** Opening Data for the task block **
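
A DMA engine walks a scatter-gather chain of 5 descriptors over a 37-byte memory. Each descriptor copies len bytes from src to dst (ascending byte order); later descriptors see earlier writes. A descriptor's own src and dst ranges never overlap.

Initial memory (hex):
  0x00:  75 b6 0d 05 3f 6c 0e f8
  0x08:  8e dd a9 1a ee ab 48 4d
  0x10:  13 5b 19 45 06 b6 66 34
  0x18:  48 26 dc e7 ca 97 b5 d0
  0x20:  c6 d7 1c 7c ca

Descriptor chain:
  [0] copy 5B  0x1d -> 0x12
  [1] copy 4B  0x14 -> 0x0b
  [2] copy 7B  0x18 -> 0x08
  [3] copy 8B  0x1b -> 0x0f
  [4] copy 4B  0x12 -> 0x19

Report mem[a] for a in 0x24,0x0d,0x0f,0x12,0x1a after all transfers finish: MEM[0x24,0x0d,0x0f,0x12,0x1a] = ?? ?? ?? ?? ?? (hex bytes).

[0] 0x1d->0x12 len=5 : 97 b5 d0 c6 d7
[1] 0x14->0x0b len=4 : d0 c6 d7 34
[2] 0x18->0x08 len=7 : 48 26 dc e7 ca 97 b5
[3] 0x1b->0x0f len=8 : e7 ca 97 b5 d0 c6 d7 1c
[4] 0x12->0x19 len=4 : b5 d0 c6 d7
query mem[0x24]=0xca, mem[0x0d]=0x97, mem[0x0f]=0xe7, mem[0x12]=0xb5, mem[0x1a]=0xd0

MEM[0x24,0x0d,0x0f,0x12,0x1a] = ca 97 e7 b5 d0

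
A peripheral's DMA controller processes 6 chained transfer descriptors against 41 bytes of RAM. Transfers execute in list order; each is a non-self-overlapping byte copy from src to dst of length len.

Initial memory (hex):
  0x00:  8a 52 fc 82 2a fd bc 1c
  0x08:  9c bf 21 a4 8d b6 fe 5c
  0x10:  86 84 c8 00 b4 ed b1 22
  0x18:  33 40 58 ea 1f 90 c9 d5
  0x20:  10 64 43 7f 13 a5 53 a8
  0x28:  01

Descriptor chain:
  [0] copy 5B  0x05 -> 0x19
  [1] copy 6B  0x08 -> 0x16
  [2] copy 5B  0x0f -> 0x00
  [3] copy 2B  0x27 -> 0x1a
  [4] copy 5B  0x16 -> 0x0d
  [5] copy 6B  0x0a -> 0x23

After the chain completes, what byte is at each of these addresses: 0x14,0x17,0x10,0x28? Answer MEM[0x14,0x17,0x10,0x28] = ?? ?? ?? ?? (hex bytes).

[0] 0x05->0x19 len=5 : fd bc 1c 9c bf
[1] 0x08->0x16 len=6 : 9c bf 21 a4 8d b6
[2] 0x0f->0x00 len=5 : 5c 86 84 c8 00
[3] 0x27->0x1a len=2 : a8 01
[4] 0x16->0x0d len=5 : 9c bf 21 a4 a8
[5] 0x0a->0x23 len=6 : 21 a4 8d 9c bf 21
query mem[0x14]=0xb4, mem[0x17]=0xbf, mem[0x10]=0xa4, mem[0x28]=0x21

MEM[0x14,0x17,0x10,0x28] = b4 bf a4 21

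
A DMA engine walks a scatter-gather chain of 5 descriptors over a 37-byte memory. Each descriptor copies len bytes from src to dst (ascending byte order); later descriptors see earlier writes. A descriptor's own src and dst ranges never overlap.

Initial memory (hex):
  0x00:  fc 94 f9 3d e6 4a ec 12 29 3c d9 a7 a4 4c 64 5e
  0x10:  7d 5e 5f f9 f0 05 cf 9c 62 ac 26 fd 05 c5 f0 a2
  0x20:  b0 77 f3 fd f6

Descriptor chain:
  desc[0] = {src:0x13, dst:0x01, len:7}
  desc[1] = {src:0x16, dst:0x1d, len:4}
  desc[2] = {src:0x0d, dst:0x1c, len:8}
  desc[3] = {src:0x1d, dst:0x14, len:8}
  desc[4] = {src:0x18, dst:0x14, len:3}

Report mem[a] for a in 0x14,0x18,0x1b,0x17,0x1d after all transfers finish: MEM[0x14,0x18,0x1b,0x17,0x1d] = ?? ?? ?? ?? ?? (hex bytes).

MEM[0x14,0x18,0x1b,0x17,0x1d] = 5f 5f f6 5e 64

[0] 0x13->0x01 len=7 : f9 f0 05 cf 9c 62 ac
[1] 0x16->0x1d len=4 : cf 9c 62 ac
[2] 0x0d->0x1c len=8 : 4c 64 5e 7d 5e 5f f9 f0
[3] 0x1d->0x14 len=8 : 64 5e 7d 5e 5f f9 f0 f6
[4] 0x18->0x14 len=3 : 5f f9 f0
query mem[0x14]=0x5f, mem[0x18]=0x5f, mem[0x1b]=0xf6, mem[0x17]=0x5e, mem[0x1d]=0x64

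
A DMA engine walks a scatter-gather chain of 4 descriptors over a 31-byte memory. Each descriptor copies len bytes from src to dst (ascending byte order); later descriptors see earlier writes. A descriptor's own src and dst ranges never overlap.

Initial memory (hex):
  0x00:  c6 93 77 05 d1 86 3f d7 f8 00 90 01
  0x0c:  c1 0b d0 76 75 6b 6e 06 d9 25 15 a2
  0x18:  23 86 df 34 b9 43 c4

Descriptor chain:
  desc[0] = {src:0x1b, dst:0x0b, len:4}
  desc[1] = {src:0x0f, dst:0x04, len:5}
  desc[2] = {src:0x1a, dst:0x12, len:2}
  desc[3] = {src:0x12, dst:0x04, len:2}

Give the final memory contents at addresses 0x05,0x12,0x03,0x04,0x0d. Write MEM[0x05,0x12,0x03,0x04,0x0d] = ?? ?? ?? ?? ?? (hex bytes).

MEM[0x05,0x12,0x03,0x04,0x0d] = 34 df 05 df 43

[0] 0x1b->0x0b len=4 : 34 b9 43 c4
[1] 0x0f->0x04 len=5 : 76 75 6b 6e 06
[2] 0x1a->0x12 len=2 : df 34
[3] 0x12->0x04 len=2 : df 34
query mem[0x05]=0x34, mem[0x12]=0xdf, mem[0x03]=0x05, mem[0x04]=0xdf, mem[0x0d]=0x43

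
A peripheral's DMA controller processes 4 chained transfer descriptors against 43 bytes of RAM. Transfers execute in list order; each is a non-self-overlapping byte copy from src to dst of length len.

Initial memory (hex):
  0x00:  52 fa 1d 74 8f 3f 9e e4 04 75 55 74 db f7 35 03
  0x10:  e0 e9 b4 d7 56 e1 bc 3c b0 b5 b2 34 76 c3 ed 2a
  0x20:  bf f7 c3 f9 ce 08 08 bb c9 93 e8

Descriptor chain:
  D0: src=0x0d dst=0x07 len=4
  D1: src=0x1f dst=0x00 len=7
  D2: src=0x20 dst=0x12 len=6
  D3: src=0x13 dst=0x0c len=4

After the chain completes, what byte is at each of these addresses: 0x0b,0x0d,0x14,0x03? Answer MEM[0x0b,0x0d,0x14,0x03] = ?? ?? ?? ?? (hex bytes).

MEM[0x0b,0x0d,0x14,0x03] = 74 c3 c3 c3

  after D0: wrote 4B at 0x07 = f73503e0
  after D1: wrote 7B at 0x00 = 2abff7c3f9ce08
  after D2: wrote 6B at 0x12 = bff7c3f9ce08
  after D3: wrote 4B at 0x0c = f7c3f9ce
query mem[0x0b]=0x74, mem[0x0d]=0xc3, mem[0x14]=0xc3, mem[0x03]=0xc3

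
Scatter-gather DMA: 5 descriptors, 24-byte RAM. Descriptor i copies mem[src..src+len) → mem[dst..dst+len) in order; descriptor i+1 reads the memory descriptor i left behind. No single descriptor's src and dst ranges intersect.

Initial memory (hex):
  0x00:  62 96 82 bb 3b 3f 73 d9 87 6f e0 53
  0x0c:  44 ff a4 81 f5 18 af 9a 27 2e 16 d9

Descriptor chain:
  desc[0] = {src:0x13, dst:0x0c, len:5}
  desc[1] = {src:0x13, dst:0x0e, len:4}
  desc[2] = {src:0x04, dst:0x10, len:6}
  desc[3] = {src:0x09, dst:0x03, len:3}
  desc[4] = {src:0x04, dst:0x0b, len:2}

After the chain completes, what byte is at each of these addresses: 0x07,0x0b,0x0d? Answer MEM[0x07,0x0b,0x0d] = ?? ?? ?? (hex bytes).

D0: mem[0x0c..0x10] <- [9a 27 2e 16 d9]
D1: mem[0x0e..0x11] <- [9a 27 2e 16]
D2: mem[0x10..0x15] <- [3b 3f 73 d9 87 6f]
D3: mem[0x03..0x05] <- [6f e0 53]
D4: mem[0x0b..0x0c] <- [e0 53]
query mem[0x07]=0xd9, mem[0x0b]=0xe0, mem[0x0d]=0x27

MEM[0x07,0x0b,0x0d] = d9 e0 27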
** Closing Data for the task block **
** Opening Data for the task block **
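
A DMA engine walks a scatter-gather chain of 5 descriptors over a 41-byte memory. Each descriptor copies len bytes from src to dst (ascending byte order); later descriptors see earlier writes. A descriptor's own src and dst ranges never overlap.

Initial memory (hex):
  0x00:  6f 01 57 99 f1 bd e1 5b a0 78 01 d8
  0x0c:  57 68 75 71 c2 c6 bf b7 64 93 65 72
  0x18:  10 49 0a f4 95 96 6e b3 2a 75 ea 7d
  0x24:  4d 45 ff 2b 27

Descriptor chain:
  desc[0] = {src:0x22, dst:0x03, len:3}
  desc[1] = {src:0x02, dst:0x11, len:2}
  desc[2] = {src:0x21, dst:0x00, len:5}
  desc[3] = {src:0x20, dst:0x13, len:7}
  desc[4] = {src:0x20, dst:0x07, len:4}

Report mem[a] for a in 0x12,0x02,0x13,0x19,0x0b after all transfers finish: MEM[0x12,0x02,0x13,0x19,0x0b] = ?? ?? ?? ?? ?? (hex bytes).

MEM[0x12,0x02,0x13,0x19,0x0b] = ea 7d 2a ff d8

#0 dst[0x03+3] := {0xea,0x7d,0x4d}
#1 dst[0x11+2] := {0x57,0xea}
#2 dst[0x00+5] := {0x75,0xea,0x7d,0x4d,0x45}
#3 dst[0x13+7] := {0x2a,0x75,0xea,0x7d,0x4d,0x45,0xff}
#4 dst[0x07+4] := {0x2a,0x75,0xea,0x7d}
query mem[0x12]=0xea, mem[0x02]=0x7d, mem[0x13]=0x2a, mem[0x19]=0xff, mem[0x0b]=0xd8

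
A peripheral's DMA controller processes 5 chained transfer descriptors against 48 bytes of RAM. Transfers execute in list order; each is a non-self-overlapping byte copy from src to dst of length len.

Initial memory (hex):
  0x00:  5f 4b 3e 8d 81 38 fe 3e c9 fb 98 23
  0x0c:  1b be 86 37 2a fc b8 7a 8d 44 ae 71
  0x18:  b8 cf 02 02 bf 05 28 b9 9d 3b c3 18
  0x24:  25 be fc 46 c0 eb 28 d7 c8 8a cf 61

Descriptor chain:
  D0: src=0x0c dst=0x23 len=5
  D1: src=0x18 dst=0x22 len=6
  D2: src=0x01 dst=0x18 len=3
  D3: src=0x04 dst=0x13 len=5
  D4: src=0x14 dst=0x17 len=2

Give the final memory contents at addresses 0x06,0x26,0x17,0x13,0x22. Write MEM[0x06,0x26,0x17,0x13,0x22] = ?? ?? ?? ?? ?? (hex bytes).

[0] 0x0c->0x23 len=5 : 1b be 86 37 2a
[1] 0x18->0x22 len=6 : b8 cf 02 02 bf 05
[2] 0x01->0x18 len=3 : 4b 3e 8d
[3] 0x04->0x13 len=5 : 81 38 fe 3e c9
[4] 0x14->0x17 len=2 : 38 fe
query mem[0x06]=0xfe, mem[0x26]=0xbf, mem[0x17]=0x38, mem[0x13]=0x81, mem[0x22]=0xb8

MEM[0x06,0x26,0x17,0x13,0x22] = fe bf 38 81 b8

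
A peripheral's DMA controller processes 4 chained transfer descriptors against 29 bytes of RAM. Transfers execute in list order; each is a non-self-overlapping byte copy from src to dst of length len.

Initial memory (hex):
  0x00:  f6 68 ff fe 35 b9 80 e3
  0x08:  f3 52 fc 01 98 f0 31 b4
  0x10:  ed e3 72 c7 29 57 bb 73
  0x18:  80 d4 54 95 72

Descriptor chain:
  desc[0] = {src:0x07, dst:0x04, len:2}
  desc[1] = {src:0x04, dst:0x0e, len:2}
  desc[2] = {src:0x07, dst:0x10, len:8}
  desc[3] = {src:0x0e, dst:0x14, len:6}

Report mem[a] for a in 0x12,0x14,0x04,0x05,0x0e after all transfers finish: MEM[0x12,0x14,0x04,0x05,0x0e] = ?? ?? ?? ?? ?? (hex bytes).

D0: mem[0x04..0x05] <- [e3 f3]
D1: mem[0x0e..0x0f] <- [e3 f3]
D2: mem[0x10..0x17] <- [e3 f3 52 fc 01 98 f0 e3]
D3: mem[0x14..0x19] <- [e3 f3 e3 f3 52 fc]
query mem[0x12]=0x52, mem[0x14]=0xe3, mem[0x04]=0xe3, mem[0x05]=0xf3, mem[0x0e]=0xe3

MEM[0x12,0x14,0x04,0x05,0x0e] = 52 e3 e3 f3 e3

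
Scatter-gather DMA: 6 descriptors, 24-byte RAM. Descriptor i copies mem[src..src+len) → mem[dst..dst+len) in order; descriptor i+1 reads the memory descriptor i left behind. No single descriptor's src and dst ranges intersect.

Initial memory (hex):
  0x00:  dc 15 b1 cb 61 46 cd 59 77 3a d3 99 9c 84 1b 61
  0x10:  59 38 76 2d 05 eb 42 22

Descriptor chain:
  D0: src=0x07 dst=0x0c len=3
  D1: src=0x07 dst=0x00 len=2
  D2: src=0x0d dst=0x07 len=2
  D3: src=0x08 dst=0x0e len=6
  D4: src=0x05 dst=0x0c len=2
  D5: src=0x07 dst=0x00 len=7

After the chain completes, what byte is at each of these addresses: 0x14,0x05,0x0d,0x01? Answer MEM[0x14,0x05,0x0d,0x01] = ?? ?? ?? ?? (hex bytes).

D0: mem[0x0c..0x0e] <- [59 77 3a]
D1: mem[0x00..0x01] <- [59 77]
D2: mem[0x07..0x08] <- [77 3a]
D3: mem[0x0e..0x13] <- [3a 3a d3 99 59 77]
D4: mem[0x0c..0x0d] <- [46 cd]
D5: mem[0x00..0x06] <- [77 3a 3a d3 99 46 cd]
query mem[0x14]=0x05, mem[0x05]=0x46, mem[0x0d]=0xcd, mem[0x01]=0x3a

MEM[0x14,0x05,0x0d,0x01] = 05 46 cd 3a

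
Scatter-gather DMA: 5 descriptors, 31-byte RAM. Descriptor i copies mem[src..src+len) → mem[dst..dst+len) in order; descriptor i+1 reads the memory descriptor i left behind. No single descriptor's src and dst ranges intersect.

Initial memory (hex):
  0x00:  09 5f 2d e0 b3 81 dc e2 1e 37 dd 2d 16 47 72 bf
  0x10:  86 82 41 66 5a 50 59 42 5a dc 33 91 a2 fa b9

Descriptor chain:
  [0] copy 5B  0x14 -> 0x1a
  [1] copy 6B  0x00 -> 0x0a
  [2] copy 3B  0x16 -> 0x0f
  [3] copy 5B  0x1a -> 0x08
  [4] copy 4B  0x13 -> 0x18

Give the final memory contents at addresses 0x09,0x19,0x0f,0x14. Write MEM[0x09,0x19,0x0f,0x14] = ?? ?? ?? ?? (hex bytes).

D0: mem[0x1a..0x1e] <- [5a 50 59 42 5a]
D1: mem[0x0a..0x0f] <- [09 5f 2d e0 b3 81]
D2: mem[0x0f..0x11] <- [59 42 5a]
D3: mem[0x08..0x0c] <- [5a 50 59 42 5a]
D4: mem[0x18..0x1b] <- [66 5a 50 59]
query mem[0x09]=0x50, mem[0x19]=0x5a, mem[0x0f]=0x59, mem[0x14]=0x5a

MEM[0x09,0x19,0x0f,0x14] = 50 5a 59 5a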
** Closing Data for the task block **
** Opening Data for the task block **
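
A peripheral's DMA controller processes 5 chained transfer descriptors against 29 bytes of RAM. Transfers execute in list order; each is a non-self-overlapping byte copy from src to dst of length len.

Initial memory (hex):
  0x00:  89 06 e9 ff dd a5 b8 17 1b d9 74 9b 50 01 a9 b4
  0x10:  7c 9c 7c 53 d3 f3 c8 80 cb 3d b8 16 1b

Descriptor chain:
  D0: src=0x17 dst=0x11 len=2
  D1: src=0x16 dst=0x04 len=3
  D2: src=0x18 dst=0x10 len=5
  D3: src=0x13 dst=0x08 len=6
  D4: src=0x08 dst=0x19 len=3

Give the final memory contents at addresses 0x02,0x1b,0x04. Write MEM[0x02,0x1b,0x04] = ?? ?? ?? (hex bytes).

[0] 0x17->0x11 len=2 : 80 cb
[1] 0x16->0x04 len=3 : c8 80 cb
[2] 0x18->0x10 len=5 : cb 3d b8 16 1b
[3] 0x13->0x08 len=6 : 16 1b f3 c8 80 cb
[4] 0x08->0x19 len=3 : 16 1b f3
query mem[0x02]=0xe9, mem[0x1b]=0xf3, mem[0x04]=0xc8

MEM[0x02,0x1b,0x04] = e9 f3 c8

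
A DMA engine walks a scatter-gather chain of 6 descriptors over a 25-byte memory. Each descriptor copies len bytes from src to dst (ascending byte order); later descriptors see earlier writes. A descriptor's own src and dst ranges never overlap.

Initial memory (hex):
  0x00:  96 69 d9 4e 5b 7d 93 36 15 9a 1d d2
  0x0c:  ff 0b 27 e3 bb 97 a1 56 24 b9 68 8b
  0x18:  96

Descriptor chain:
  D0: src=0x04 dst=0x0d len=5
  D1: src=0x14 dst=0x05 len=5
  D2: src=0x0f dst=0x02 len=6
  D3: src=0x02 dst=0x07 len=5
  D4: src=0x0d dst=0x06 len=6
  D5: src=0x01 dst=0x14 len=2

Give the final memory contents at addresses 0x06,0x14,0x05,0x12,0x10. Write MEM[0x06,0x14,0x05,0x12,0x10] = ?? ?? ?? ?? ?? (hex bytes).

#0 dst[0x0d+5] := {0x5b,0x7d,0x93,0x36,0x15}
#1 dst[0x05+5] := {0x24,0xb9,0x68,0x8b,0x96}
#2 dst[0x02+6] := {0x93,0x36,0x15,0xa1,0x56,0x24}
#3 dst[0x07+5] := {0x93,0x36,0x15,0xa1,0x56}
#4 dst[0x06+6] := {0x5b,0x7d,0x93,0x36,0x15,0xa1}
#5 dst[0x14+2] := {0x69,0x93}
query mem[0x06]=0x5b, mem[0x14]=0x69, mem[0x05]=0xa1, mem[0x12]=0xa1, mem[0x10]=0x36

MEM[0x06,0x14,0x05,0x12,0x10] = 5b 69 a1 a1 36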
** Closing Data for the task block **
» Brief
From the data above, reproduce word for word the lines running from the line with "Report mem[a] for a in 0x12,0x14,0x04,0x05,0x0e" to the line with "D5: src=0x07 dst=0x00 len=7", ends included.

» Answer area
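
Report mem[a] for a in 0x12,0x14,0x04,0x05,0x0e after all transfers finish: MEM[0x12,0x14,0x04,0x05,0x0e] = ?? ?? ?? ?? ?? (hex bytes).

D0: mem[0x04..0x05] <- [e3 f3]
D1: mem[0x0e..0x0f] <- [e3 f3]
D2: mem[0x10..0x17] <- [e3 f3 52 fc 01 98 f0 e3]
D3: mem[0x14..0x19] <- [e3 f3 e3 f3 52 fc]
query mem[0x12]=0x52, mem[0x14]=0xe3, mem[0x04]=0xe3, mem[0x05]=0xf3, mem[0x0e]=0xe3

MEM[0x12,0x14,0x04,0x05,0x0e] = 52 e3 e3 f3 e3

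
Scatter-gather DMA: 6 descriptors, 24-byte RAM. Descriptor i copies mem[src..src+len) → mem[dst..dst+len) in order; descriptor i+1 reads the memory descriptor i left behind. No single descriptor's src and dst ranges intersect.

Initial memory (hex):
  0x00:  dc 15 b1 cb 61 46 cd 59 77 3a d3 99 9c 84 1b 61
  0x10:  59 38 76 2d 05 eb 42 22

Descriptor chain:
  D0: src=0x07 dst=0x0c len=3
  D1: src=0x07 dst=0x00 len=2
  D2: src=0x0d dst=0x07 len=2
  D3: src=0x08 dst=0x0e len=6
  D4: src=0x05 dst=0x0c len=2
  D5: src=0x07 dst=0x00 len=7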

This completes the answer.